What the exercise asks: The reply should give back every entry exactly as written.

# # # # #

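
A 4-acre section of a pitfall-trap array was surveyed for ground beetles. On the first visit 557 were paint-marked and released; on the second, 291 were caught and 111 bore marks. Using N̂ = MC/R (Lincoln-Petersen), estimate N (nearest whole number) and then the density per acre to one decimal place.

N̂ = 557·291/111 = 162087/111 ≈ 1460.2 → 1460
Density = N̂ / area = 1460 / 4 = 365.0 per acre

density ≈ 365.0 ground beetles per acre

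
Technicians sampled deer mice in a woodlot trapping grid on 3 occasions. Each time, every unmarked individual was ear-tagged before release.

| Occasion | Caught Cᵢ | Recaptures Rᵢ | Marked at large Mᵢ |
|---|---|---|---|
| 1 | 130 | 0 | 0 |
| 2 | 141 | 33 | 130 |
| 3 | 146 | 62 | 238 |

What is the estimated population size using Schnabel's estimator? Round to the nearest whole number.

Σ MᵢCᵢ = 0·130 + 130·141 + 238·146 = 0 + 18330 + 34748 = 53078
Σ Rᵢ = 0 + 33 + 62 = 95
N̂ = 53078 / 95 ≈ 558.7 → 559

N ≈ 559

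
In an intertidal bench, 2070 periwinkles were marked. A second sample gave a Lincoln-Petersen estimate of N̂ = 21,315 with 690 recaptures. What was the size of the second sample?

From N = M·C/R: C = N·R / M = 21315·690 / 2070 = 14707350 / 2070 = 7105.

C = 7105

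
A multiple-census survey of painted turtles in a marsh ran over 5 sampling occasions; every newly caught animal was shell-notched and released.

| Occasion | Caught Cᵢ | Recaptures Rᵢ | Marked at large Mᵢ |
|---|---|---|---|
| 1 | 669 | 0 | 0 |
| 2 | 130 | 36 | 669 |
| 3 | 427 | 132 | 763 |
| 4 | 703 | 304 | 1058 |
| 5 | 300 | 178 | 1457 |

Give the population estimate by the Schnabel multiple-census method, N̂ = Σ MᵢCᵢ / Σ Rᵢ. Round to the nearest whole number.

N ≈ 2452

Σ MᵢCᵢ = 0·669 + 669·130 + 763·427 + 1058·703 + 1457·300 = 0 + 86970 + 325801 + 743774 + 437100 = 1593645
Σ Rᵢ = 0 + 36 + 132 + 304 + 178 = 650
N̂ = 1593645 / 650 ≈ 2451.8 → 2452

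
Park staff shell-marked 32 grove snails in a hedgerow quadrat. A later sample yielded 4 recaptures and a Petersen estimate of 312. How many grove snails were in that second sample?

From N = M·C/R: C = N·R / M = 312·4 / 32 = 1248 / 32 = 39.

C = 39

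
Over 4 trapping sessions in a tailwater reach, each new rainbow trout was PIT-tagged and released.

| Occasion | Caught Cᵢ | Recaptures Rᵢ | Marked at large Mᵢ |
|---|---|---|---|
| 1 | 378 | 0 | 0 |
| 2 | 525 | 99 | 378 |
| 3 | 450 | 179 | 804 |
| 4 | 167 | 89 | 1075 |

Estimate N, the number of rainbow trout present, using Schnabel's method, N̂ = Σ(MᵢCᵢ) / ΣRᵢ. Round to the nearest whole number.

Σ MᵢCᵢ = 0·378 + 378·525 + 804·450 + 1075·167 = 0 + 198450 + 361800 + 179525 = 739775
Σ Rᵢ = 0 + 99 + 179 + 89 = 367
N̂ = 739775 / 367 ≈ 2015.7 → 2016

N ≈ 2016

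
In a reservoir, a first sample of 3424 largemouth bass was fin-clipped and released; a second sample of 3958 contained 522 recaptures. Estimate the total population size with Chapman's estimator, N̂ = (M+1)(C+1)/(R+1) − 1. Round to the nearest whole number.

N ≈ 25,926

N̂ = (3424+1)(3958+1)/(522+1) − 1 = 3425·3959/523 − 1
= 13559575/523 − 1 ≈ 25926.5 − 1 ≈ 25925.5 → 25926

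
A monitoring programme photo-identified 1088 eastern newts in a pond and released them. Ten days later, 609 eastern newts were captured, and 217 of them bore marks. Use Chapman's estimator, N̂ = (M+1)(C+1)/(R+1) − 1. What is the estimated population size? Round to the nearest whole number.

N̂ = (1088+1)(609+1)/(217+1) − 1 = 1089·610/218 − 1
= 664290/218 − 1 ≈ 3047.2 − 1 ≈ 3046.2 → 3046

N ≈ 3046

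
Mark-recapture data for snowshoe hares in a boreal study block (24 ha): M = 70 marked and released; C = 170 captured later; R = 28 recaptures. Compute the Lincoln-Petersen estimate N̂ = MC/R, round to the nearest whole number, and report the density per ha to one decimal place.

N̂ = 70·170/28 = 11900/28 = 425
Density = N̂ / area = 425 / 24 ≈ 17.71 → 17.7 per ha

density ≈ 17.7 snowshoe hares per ha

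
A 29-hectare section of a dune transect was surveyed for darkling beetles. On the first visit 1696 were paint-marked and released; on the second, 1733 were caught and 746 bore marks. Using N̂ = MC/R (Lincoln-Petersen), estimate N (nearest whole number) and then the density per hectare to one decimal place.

N̂ = 1696·1733/746 = 2939168/746 ≈ 3939.9 → 3940
Density = N̂ / area = 3940 / 29 ≈ 135.86 → 135.9 per hectare

density ≈ 135.9 darkling beetles per hectare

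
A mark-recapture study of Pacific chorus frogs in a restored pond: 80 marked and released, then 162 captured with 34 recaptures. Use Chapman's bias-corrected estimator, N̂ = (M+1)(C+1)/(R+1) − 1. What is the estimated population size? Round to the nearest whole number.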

# # # # #

Written response:
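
A 4-acre section of a pitfall-trap array was surveyed for ground beetles. On the first visit 557 were paint-marked and released; on the second, 291 were caught and 111 bore marks. Using N̂ = MC/R (Lincoln-Petersen), estimate N (nearest whole number) and then the density per acre to one decimal place.

N̂ = 557·291/111 = 162087/111 ≈ 1460.2 → 1460
Density = N̂ / area = 1460 / 4 = 365.0 per acre

density ≈ 365.0 ground beetles per acre

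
Technicians sampled deer mice in a woodlot trapping grid on 3 occasions. Each time, every unmarked individual was ear-tagged before release.

| Occasion | Caught Cᵢ | Recaptures Rᵢ | Marked at large Mᵢ |
|---|---|---|---|
| 1 | 130 | 0 | 0 |
| 2 | 141 | 33 | 130 |
| 3 | 146 | 62 | 238 |

What is the estimated population size using Schnabel's estimator? Round to the nearest whole number.

Σ MᵢCᵢ = 0·130 + 130·141 + 238·146 = 0 + 18330 + 34748 = 53078
Σ Rᵢ = 0 + 33 + 62 = 95
N̂ = 53078 / 95 ≈ 558.7 → 559

N ≈ 559

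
In an intertidal bench, 2070 periwinkles were marked. A second sample gave a Lincoln-Petersen estimate of N̂ = 21,315 with 690 recaptures. What was the size of the second sample?

From N = M·C/R: C = N·R / M = 21315·690 / 2070 = 14707350 / 2070 = 7105.

C = 7105

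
A multiple-census survey of painted turtles in a marsh ran over 5 sampling occasions; every newly caught animal was shell-notched and released.

| Occasion | Caught Cᵢ | Recaptures Rᵢ | Marked at large Mᵢ |
|---|---|---|---|
| 1 | 669 | 0 | 0 |
| 2 | 130 | 36 | 669 |
| 3 | 427 | 132 | 763 |
| 4 | 703 | 304 | 1058 |
| 5 | 300 | 178 | 1457 |

Give the population estimate by the Schnabel multiple-census method, N̂ = Σ MᵢCᵢ / Σ Rᵢ. Round to the nearest whole number.

N ≈ 2452

Σ MᵢCᵢ = 0·669 + 669·130 + 763·427 + 1058·703 + 1457·300 = 0 + 86970 + 325801 + 743774 + 437100 = 1593645
Σ Rᵢ = 0 + 36 + 132 + 304 + 178 = 650
N̂ = 1593645 / 650 ≈ 2451.8 → 2452

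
Park staff shell-marked 32 grove snails in a hedgerow quadrat. A later sample yielded 4 recaptures and a Petersen estimate of 312. How many grove snails were in that second sample?

From N = M·C/R: C = N·R / M = 312·4 / 32 = 1248 / 32 = 39.

C = 39

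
Over 4 trapping sessions in a tailwater reach, each new rainbow trout was PIT-tagged and released.

| Occasion | Caught Cᵢ | Recaptures Rᵢ | Marked at large Mᵢ |
|---|---|---|---|
| 1 | 378 | 0 | 0 |
| 2 | 525 | 99 | 378 |
| 3 | 450 | 179 | 804 |
| 4 | 167 | 89 | 1075 |

Estimate N, the number of rainbow trout present, using Schnabel's method, N̂ = Σ(MᵢCᵢ) / ΣRᵢ. Round to the nearest whole number.

Σ MᵢCᵢ = 0·378 + 378·525 + 804·450 + 1075·167 = 0 + 198450 + 361800 + 179525 = 739775
Σ Rᵢ = 0 + 99 + 179 + 89 = 367
N̂ = 739775 / 367 ≈ 2015.7 → 2016

N ≈ 2016

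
In a reservoir, a first sample of 3424 largemouth bass was fin-clipped and released; a second sample of 3958 contained 522 recaptures. Estimate the total population size with Chapman's estimator, N̂ = (M+1)(C+1)/(R+1) − 1. Round to the nearest whole number.

N ≈ 25,926

N̂ = (3424+1)(3958+1)/(522+1) − 1 = 3425·3959/523 − 1
= 13559575/523 − 1 ≈ 25926.5 − 1 ≈ 25925.5 → 25926

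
A monitoring programme photo-identified 1088 eastern newts in a pond and released them. Ten days later, 609 eastern newts were captured, and 217 of them bore marks. Use Chapman's estimator, N̂ = (M+1)(C+1)/(R+1) − 1. What is the estimated population size? Round to the nearest whole number.

N̂ = (1088+1)(609+1)/(217+1) − 1 = 1089·610/218 − 1
= 664290/218 − 1 ≈ 3047.2 − 1 ≈ 3046.2 → 3046

N ≈ 3046

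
Mark-recapture data for snowshoe hares in a boreal study block (24 ha): M = 70 marked and released; C = 170 captured later; R = 28 recaptures. Compute the Lincoln-Petersen estimate N̂ = MC/R, round to the nearest whole number, and report the density per ha to one decimal place.

N̂ = 70·170/28 = 11900/28 = 425
Density = N̂ / area = 425 / 24 ≈ 17.71 → 17.7 per ha

density ≈ 17.7 snowshoe hares per ha

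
A 29-hectare section of a dune transect was surveyed for darkling beetles. On the first visit 1696 were paint-marked and released; on the second, 1733 were caught and 746 bore marks. Using N̂ = MC/R (Lincoln-Petersen), estimate N (nearest whole number) and then the density per hectare to one decimal place.

N̂ = 1696·1733/746 = 2939168/746 ≈ 3939.9 → 3940
Density = N̂ / area = 3940 / 29 ≈ 135.86 → 135.9 per hectare

density ≈ 135.9 darkling beetles per hectare

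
A mark-recapture study of Pacific chorus frogs in a restored pond: 80 marked and released, then 162 captured with 34 recaptures. Use Chapman's bias-corrected estimator, N̂ = (M+1)(C+1)/(R+1) − 1. What is the estimated population size? Round to the nearest whole number.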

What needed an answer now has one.